(Dataset entries)

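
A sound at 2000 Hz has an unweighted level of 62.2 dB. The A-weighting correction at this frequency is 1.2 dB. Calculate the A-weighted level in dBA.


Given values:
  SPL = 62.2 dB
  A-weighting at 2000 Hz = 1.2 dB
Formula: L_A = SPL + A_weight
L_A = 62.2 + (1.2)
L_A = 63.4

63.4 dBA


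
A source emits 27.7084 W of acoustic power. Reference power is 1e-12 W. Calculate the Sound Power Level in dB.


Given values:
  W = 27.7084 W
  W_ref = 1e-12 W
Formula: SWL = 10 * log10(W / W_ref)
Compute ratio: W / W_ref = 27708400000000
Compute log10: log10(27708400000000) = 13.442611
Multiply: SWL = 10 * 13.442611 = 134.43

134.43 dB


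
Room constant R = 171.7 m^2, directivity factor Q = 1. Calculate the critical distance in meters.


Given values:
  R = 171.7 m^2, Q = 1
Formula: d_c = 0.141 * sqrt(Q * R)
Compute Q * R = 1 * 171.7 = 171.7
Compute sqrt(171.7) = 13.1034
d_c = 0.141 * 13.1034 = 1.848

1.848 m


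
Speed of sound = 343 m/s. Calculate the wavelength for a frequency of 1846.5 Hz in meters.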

...

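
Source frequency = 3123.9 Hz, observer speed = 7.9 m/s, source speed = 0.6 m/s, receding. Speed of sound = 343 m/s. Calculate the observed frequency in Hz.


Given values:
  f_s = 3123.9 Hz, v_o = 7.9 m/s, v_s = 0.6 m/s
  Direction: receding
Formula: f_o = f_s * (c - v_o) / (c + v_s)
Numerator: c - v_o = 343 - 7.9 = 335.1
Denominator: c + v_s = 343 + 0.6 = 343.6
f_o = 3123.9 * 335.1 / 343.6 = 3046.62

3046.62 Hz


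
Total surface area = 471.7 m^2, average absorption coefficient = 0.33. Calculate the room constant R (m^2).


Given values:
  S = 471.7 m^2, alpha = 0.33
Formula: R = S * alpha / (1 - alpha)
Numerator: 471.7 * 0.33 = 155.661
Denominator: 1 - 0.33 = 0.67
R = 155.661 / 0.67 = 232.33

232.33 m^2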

• WORK TO COMPLETE:
Looking at the entries above, can you reproduce exactly the lines from the one that holds "A sound at 2000" through the one that holds "Speed of sound = 343 m/s. Calculate the wavelength", and only those?

• WRITTEN SOLUTION:
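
A sound at 2000 Hz has an unweighted level of 62.2 dB. The A-weighting correction at this frequency is 1.2 dB. Calculate the A-weighted level in dBA.


Given values:
  SPL = 62.2 dB
  A-weighting at 2000 Hz = 1.2 dB
Formula: L_A = SPL + A_weight
L_A = 62.2 + (1.2)
L_A = 63.4

63.4 dBA


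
A source emits 27.7084 W of acoustic power. Reference power is 1e-12 W. Calculate the Sound Power Level in dB.


Given values:
  W = 27.7084 W
  W_ref = 1e-12 W
Formula: SWL = 10 * log10(W / W_ref)
Compute ratio: W / W_ref = 27708400000000
Compute log10: log10(27708400000000) = 13.442611
Multiply: SWL = 10 * 13.442611 = 134.43

134.43 dB


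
Room constant R = 171.7 m^2, directivity factor Q = 1. Calculate the critical distance in meters.


Given values:
  R = 171.7 m^2, Q = 1
Formula: d_c = 0.141 * sqrt(Q * R)
Compute Q * R = 1 * 171.7 = 171.7
Compute sqrt(171.7) = 13.1034
d_c = 0.141 * 13.1034 = 1.848

1.848 m


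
Speed of sound = 343 m/s. Calculate the wavelength for a frequency of 1846.5 Hz in meters.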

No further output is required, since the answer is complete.